╭─ Supplied records
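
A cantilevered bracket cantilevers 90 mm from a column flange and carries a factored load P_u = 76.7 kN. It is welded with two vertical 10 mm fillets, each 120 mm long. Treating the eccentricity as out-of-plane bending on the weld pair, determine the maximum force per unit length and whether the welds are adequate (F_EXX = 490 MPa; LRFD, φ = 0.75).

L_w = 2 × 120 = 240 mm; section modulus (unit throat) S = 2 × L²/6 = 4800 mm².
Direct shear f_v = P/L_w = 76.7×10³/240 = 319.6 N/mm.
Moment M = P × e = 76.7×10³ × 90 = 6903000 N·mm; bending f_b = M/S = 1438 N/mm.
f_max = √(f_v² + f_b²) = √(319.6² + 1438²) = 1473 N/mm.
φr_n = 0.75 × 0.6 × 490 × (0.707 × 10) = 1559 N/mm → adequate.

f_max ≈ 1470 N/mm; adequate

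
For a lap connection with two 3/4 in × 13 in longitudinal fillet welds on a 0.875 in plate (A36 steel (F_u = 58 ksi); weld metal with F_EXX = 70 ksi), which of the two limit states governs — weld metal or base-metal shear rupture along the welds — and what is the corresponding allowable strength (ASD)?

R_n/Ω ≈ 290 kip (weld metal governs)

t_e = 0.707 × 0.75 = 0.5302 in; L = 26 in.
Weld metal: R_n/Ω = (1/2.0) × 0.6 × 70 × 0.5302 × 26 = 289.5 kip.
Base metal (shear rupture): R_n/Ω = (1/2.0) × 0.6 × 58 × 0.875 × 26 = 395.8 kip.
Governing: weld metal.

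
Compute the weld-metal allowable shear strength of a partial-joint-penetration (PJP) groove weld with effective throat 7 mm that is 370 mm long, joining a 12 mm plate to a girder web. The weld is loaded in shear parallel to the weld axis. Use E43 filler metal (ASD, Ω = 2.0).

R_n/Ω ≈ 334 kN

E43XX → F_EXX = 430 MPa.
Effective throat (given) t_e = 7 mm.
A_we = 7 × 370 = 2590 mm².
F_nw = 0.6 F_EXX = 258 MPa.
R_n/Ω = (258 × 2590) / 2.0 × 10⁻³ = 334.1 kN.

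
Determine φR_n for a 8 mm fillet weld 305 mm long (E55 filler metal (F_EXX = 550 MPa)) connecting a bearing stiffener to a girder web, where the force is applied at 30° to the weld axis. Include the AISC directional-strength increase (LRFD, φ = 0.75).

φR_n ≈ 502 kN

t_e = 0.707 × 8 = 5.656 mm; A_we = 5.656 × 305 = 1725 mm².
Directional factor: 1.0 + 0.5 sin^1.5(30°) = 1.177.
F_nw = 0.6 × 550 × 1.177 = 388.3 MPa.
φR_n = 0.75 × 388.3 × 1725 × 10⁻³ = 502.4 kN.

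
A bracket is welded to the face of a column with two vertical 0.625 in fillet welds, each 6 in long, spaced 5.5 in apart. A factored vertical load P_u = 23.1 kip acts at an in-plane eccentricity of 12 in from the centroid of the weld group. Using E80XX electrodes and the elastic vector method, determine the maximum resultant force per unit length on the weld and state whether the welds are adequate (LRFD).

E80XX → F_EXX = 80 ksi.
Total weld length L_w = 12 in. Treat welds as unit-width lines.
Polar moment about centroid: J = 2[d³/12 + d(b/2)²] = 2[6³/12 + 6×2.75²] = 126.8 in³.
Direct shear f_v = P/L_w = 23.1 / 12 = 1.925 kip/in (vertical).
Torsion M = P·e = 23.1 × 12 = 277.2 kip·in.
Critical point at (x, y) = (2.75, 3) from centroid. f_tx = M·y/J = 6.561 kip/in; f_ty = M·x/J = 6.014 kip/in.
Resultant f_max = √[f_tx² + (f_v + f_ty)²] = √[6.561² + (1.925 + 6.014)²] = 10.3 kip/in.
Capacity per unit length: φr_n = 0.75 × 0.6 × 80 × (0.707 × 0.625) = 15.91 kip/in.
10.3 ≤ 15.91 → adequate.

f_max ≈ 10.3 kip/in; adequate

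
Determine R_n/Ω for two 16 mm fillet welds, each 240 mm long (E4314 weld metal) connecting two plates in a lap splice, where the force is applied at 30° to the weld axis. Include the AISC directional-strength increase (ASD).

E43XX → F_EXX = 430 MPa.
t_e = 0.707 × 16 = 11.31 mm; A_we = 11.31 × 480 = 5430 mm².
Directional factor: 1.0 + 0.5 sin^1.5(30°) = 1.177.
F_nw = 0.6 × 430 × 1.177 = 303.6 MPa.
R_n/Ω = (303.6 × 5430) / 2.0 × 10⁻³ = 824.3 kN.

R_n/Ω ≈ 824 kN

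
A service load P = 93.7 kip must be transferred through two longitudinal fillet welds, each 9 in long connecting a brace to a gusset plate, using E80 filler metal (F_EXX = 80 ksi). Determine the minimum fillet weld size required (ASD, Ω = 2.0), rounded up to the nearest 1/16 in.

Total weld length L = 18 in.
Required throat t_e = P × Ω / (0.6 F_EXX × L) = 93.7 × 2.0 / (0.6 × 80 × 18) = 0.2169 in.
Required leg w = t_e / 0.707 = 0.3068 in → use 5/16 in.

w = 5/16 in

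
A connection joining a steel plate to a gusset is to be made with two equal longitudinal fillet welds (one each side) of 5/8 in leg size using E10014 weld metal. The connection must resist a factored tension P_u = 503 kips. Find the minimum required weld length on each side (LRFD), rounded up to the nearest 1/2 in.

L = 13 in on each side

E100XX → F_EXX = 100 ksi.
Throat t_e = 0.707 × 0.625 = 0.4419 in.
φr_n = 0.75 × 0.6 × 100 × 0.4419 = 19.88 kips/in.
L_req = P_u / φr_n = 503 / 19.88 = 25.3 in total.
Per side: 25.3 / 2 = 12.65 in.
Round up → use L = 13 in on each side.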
╰─
» Task goal:
Beginning with the line that holds "A connection joining" and ending with the last line of the data, copy each line exactly and add nothing.

» Problem solution:
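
A connection joining a steel plate to a gusset is to be made with two equal longitudinal fillet welds (one each side) of 5/8 in leg size using E10014 weld metal. The connection must resist a factored tension P_u = 503 kips. Find the minimum required weld length on each side (LRFD), rounded up to the nearest 1/2 in.

L = 13 in on each side

E100XX → F_EXX = 100 ksi.
Throat t_e = 0.707 × 0.625 = 0.4419 in.
φr_n = 0.75 × 0.6 × 100 × 0.4419 = 19.88 kips/in.
L_req = P_u / φr_n = 503 / 19.88 = 25.3 in total.
Per side: 25.3 / 2 = 12.65 in.
Round up → use L = 13 in on each side.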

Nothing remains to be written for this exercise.